Work instruction » Pull every line containing "payment" from the data.

=======

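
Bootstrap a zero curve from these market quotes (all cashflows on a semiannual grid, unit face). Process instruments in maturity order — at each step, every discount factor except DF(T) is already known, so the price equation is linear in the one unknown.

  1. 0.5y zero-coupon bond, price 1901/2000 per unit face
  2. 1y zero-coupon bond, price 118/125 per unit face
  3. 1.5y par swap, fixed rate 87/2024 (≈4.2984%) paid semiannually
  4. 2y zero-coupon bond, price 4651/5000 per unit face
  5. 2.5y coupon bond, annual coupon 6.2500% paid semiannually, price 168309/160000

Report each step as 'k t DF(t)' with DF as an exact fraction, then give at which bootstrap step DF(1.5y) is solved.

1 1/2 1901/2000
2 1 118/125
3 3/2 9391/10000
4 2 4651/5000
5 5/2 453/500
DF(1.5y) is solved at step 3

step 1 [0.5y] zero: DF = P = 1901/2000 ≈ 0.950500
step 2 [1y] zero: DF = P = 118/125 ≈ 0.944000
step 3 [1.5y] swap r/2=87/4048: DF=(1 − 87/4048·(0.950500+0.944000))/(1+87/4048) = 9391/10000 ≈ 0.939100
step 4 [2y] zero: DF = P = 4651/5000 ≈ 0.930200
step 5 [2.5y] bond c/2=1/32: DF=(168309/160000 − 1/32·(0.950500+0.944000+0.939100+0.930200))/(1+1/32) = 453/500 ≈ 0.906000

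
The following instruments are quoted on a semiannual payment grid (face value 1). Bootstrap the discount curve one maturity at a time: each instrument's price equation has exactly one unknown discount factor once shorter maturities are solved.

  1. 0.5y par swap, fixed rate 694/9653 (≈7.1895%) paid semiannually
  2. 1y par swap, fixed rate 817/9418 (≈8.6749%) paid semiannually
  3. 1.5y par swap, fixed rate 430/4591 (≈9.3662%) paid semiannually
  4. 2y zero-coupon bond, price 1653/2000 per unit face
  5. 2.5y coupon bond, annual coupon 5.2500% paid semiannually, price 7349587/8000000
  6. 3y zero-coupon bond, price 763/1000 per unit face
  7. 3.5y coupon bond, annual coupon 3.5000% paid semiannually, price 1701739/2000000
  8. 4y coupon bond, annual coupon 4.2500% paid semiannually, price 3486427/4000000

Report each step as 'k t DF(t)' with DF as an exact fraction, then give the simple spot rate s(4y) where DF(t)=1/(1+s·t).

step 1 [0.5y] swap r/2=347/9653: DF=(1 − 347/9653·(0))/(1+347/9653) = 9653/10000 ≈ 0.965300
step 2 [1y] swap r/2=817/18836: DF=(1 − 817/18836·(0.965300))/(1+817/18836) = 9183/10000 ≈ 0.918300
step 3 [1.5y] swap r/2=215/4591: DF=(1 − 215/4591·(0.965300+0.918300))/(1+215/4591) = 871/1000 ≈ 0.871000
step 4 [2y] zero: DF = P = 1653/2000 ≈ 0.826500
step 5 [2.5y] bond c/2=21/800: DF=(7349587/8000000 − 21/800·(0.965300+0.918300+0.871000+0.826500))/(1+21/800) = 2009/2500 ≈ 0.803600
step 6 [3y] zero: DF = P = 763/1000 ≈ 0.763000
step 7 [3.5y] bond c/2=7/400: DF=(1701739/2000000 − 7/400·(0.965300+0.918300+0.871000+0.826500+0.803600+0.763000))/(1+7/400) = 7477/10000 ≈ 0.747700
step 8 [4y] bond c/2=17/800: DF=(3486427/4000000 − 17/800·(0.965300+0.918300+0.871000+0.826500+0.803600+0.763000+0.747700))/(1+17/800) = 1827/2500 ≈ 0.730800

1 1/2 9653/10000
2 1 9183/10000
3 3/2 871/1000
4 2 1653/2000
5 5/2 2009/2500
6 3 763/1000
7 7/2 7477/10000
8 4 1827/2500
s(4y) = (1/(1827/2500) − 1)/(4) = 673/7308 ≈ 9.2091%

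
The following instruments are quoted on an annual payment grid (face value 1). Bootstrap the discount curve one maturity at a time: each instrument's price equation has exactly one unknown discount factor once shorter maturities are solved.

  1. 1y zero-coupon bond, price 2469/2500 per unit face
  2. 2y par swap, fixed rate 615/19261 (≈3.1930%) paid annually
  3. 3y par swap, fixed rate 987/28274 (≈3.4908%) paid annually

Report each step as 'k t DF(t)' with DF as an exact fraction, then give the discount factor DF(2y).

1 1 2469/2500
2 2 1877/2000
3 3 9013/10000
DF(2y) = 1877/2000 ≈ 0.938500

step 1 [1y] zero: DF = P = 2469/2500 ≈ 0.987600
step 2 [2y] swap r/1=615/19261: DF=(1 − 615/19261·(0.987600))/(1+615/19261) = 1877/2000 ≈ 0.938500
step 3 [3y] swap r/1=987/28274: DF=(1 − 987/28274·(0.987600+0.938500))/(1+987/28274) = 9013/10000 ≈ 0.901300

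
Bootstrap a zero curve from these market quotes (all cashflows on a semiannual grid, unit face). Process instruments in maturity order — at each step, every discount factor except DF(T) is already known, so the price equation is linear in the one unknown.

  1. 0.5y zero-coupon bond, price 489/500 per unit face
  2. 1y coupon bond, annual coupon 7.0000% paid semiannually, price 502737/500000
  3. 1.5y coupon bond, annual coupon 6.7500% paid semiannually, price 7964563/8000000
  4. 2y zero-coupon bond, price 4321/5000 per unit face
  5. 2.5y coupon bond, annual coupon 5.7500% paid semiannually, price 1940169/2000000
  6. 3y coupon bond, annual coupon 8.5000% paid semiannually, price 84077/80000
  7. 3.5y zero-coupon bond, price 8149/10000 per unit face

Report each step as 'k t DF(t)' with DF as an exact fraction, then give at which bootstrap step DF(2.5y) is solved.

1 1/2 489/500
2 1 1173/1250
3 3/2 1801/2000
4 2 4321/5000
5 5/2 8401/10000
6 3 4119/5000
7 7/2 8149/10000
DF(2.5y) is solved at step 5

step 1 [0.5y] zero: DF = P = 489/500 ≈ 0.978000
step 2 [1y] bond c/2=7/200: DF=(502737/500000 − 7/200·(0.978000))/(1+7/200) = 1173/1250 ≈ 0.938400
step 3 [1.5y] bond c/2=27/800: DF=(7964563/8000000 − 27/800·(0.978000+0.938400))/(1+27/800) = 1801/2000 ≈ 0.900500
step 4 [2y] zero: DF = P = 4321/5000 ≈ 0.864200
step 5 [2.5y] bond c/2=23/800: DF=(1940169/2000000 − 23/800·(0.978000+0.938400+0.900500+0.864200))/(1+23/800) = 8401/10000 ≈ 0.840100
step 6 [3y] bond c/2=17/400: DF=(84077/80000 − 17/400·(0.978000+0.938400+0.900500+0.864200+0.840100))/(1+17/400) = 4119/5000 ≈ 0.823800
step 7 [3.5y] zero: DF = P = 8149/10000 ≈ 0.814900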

=======

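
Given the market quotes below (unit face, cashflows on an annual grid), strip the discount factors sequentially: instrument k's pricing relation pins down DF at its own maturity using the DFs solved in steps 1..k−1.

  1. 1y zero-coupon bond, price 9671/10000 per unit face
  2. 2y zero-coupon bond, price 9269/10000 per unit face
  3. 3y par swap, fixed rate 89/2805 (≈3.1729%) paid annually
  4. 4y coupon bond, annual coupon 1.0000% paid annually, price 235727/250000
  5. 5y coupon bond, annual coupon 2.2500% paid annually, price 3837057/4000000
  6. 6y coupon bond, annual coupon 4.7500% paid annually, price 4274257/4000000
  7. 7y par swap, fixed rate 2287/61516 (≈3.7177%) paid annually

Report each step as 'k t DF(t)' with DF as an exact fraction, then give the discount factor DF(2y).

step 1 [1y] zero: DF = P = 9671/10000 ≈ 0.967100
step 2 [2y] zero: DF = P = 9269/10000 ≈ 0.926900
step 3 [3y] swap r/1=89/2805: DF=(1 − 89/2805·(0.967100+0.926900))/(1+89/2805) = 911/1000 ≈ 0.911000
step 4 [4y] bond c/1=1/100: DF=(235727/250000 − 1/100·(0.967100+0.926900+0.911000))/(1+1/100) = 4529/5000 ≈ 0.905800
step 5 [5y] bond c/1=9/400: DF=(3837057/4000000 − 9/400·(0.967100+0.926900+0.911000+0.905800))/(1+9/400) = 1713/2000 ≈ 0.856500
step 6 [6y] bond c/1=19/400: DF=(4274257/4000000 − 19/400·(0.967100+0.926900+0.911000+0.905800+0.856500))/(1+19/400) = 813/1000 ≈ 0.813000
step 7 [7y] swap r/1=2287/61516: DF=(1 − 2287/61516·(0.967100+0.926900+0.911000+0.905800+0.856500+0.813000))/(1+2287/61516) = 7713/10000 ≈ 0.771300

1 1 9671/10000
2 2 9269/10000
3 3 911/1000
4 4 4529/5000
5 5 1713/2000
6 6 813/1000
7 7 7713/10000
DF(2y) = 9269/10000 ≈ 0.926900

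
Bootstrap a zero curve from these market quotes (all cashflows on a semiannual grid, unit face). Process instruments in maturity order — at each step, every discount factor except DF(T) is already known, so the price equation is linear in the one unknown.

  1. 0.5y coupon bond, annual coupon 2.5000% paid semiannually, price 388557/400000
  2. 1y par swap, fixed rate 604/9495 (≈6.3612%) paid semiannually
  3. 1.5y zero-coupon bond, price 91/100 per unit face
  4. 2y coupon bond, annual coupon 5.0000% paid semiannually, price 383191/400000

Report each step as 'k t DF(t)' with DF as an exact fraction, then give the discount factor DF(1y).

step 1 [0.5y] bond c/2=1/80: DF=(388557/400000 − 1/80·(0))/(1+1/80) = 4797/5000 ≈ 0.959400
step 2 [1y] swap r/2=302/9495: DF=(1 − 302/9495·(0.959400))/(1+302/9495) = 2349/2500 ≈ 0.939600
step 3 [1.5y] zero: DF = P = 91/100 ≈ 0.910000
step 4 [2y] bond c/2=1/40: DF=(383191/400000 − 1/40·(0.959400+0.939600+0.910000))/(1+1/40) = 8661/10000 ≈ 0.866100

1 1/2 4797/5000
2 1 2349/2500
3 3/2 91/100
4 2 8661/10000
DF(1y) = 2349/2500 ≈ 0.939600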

=======

Output of the task »
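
The following instruments are quoted on a semiannual payment grid (face value 1). Bootstrap the discount curve one maturity at a time: each instrument's price equation has exactly one unknown discount factor once shorter maturities are solved.
The following instruments are quoted on an annual payment grid (face value 1). Bootstrap the discount curve one maturity at a time: each instrument's price equation has exactly one unknown discount factor once shorter maturities are solved.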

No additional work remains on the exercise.